▶ _Exercise description_
Start to finish, repeat the records exactly.

▶ _Extracted material_
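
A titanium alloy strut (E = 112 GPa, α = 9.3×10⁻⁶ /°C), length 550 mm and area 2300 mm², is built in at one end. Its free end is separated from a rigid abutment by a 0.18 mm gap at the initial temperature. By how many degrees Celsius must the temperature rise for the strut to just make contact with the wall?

ΔT ≈ 35.2 °C

Contact occurs when the free expansion equals the gap: αΔT L = 0.18 mm.
So ΔT = g/(αL) = 0.18/(9.3×10⁻⁶ × 550) = 35.19 °C.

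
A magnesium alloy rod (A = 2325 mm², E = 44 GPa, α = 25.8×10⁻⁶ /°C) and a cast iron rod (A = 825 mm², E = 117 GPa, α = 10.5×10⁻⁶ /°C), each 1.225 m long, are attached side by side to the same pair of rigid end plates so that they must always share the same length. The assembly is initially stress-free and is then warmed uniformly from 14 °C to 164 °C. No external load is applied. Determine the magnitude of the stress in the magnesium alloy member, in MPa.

σ ≈ 49 MPa (compressive)

Both members must finish at the same length. With the larger α, the magnesium alloy tends to over-expand; the plates restrain it, putting the magnesium alloy in compression and the cast iron in tension. With no external load the two internal forces are equal and opposite, magnitude P.
Equating the net (thermal + elastic) strains gives |α₁ − α₂|·ΔT = P·[1/(A₁E₁) + 1/(A₂E₂)].
|α₁ − α₂|·ΔT = 15.3×10⁻⁶ × 150 = 0.002295.
1/(A₁E₁) + 1/(A₂E₂) = 1/(2325×44×10³) + 1/(825×117×10³) = 2.014×10⁻⁸ N⁻¹.
So P = 0.002295 / 2.014×10⁻⁸ = 114 kN.
σ_{magnesium alloy} = P/A₁ = 114000/2325 = 49.02 MPa, compressive.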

▶ _Task answer_
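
A titanium alloy strut (E = 112 GPa, α = 9.3×10⁻⁶ /°C), length 550 mm and area 2300 mm², is built in at one end. Its free end is separated from a rigid abutment by a 0.18 mm gap at the initial temperature. By how many degrees Celsius must the temperature rise for the strut to just make contact with the wall?

ΔT ≈ 35.2 °C

Contact occurs when the free expansion equals the gap: αΔT L = 0.18 mm.
So ΔT = g/(αL) = 0.18/(9.3×10⁻⁶ × 550) = 35.19 °C.

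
A magnesium alloy rod (A = 2325 mm², E = 44 GPa, α = 25.8×10⁻⁶ /°C) and a cast iron rod (A = 825 mm², E = 117 GPa, α = 10.5×10⁻⁶ /°C), each 1.225 m long, are attached side by side to the same pair of rigid end plates so that they must always share the same length. The assembly is initially stress-free and is then warmed uniformly from 14 °C to 164 °C. No external load is applied. Determine the magnitude of the stress in the magnesium alloy member, in MPa.

σ ≈ 49 MPa (compressive)

Both members must finish at the same length. With the larger α, the magnesium alloy tends to over-expand; the plates restrain it, putting the magnesium alloy in compression and the cast iron in tension. With no external load the two internal forces are equal and opposite, magnitude P.
Equating the net (thermal + elastic) strains gives |α₁ − α₂|·ΔT = P·[1/(A₁E₁) + 1/(A₂E₂)].
|α₁ − α₂|·ΔT = 15.3×10⁻⁶ × 150 = 0.002295.
1/(A₁E₁) + 1/(A₂E₂) = 1/(2325×44×10³) + 1/(825×117×10³) = 2.014×10⁻⁸ N⁻¹.
So P = 0.002295 / 2.014×10⁻⁸ = 114 kN.
σ_{magnesium alloy} = P/A₁ = 114000/2325 = 49.02 MPa, compressive.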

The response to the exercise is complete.